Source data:
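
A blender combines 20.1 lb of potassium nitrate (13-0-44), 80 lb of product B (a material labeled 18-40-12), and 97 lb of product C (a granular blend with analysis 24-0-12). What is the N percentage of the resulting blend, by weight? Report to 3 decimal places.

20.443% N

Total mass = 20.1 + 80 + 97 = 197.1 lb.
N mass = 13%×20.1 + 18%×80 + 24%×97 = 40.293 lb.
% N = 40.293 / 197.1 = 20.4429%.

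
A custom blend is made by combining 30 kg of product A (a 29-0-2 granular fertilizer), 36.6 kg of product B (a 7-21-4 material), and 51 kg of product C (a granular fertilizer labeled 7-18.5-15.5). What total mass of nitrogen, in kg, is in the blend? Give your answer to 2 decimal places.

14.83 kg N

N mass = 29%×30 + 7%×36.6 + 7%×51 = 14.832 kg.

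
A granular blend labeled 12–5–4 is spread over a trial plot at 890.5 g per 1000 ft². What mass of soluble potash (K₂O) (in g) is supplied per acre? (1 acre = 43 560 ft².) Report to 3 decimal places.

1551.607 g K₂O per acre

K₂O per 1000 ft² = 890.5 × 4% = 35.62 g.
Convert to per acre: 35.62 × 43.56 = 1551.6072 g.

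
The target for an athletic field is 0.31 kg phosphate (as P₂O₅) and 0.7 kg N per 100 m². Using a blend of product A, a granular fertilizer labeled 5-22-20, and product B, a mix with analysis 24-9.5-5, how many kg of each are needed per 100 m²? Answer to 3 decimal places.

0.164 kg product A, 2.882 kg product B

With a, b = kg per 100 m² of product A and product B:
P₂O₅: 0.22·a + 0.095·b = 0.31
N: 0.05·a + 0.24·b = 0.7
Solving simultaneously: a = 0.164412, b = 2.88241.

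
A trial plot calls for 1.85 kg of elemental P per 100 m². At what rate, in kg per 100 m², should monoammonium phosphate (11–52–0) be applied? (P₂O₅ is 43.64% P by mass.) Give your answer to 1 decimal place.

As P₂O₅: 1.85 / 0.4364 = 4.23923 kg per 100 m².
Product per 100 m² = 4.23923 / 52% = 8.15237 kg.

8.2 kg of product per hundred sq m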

**INSTRUCTIONS TO FOLLOW:**
Please output all the lines above exactly as given.

**SOLUTION BELOW:**
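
A blender combines 20.1 lb of potassium nitrate (13-0-44), 80 lb of product B (a material labeled 18-40-12), and 97 lb of product C (a granular blend with analysis 24-0-12). What is the N percentage of the resulting blend, by weight? Report to 3 decimal places.

20.443% N

Total mass = 20.1 + 80 + 97 = 197.1 lb.
N mass = 13%×20.1 + 18%×80 + 24%×97 = 40.293 lb.
% N = 40.293 / 197.1 = 20.4429%.

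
A custom blend is made by combining 30 kg of product A (a 29-0-2 granular fertilizer), 36.6 kg of product B (a 7-21-4 material), and 51 kg of product C (a granular fertilizer labeled 7-18.5-15.5). What total mass of nitrogen, in kg, is in the blend? Give your answer to 2 decimal places.

14.83 kg N

N mass = 29%×30 + 7%×36.6 + 7%×51 = 14.832 kg.

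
A granular blend labeled 12–5–4 is spread over a trial plot at 890.5 g per 1000 ft². What mass of soluble potash (K₂O) (in g) is supplied per acre? (1 acre = 43 560 ft².) Report to 3 decimal places.

1551.607 g K₂O per acre

K₂O per 1000 ft² = 890.5 × 4% = 35.62 g.
Convert to per acre: 35.62 × 43.56 = 1551.6072 g.

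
The target for an athletic field is 0.31 kg phosphate (as P₂O₅) and 0.7 kg N per 100 m². Using a blend of product A, a granular fertilizer labeled 5-22-20, and product B, a mix with analysis 24-9.5-5, how many kg of each are needed per 100 m²? Answer to 3 decimal places.

0.164 kg product A, 2.882 kg product B

With a, b = kg per 100 m² of product A and product B:
P₂O₅: 0.22·a + 0.095·b = 0.31
N: 0.05·a + 0.24·b = 0.7
Solving simultaneously: a = 0.164412, b = 2.88241.

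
A trial plot calls for 1.85 kg of elemental P per 100 m². At what rate, in kg per 100 m², should monoammonium phosphate (11–52–0) be applied? (P₂O₅ is 43.64% P by mass.) Give your answer to 1 decimal place.

As P₂O₅: 1.85 / 0.4364 = 4.23923 kg per 100 m².
Product per 100 m² = 4.23923 / 52% = 8.15237 kg.

8.2 kg of product per hundred sq m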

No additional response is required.